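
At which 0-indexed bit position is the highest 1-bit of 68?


0b1000100. Highest set bit at position 6

6


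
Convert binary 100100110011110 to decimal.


100100110011110 in decimal = 18846

18846


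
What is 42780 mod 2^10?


42780 & 1023 = 796

796


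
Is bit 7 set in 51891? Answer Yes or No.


0b1100101010110011, bit 7 = 1. Yes

Yes


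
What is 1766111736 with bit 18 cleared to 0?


1766111736 & ~(1 << 18) = 1765849592

1765849592


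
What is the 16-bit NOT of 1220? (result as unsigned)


~0b10011000100 = 0b1111101100111011 = 64315 (16-bit unsigned)

64315


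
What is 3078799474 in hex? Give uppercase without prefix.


3078799474 = B782C072 hex

B782C072


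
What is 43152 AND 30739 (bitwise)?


0b1010100010010000 & 0b111100000010011 = 0b10100000010000 = 10256

10256


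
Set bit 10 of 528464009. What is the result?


528464009 | (1 << 10) = 528464009 | 1024 = 528465033

528465033


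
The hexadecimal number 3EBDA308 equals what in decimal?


3EBDA308 hex = 1052615432 decimal

1052615432


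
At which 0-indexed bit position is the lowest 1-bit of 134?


0b10000110. Lowest set bit at position 1

1


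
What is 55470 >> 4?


0b1101100010101110 >> 4 = 0b110110001010 = 3466

3466


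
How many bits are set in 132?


0b10000100 has 2 set bits

2


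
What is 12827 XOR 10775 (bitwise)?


0b11001000011011 ^ 0b10101000010111 = 0b1100000001100 = 6156

6156


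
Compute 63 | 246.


0b111111 | 0b11110110 = 0b11111111 = 255

255


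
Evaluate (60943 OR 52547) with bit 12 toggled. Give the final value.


Step 1: 60943 | 52547 = 61263
Step 2: 61263 ^ (1 << 12) = 61263 ^ 4096 = 65359

65359


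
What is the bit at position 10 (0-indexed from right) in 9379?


0b10010010100011, position 10 = 1

1


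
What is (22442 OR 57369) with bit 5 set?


Step 1: 22442 | 57369 = 63419
Step 2: 63419 | (1 << 5) = 63419 | 32 = 63419

63419


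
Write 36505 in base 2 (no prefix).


36505 = 1000111010011001 in binary

1000111010011001


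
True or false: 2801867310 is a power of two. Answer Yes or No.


0b10100111000000010001101000101110. Multiple bits set => No

No


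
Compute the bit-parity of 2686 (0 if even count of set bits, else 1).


0b101001111110 has 8 ones => parity 0

0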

#### [EXERCISE REQUIREMENTS]
Write out all the data again, exactly as it appears.

#### [ANSWER FOR THIS EXERCISE]
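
At which 0-indexed bit position is the highest 1-bit of 68?


0b1000100. Highest set bit at position 6

6


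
Convert binary 100100110011110 to decimal.


100100110011110 in decimal = 18846

18846


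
What is 42780 mod 2^10?


42780 & 1023 = 796

796


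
Is bit 7 set in 51891? Answer Yes or No.


0b1100101010110011, bit 7 = 1. Yes

Yes


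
What is 1766111736 with bit 18 cleared to 0?


1766111736 & ~(1 << 18) = 1765849592

1765849592


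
What is the 16-bit NOT of 1220? (result as unsigned)


~0b10011000100 = 0b1111101100111011 = 64315 (16-bit unsigned)

64315


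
What is 3078799474 in hex? Give uppercase without prefix.


3078799474 = B782C072 hex

B782C072


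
What is 43152 AND 30739 (bitwise)?


0b1010100010010000 & 0b111100000010011 = 0b10100000010000 = 10256

10256


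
Set bit 10 of 528464009. What is the result?


528464009 | (1 << 10) = 528464009 | 1024 = 528465033

528465033


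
The hexadecimal number 3EBDA308 equals what in decimal?


3EBDA308 hex = 1052615432 decimal

1052615432


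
At which 0-indexed bit position is the lowest 1-bit of 134?


0b10000110. Lowest set bit at position 1

1


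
What is 55470 >> 4?


0b1101100010101110 >> 4 = 0b110110001010 = 3466

3466


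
How many bits are set in 132?


0b10000100 has 2 set bits

2


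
What is 12827 XOR 10775 (bitwise)?


0b11001000011011 ^ 0b10101000010111 = 0b1100000001100 = 6156

6156


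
Compute 63 | 246.


0b111111 | 0b11110110 = 0b11111111 = 255

255


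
Evaluate (60943 OR 52547) with bit 12 toggled. Give the final value.


Step 1: 60943 | 52547 = 61263
Step 2: 61263 ^ (1 << 12) = 61263 ^ 4096 = 65359

65359


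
What is the bit at position 10 (0-indexed from right) in 9379?


0b10010010100011, position 10 = 1

1


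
What is (22442 OR 57369) with bit 5 set?


Step 1: 22442 | 57369 = 63419
Step 2: 63419 | (1 << 5) = 63419 | 32 = 63419

63419


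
Write 36505 in base 2 (no prefix).


36505 = 1000111010011001 in binary

1000111010011001


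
True or false: 2801867310 is a power of two. Answer Yes or No.


0b10100111000000010001101000101110. Multiple bits set => No

No


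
Compute the bit-parity of 2686 (0 if even count of set bits, else 1).


0b101001111110 has 8 ones => parity 0

0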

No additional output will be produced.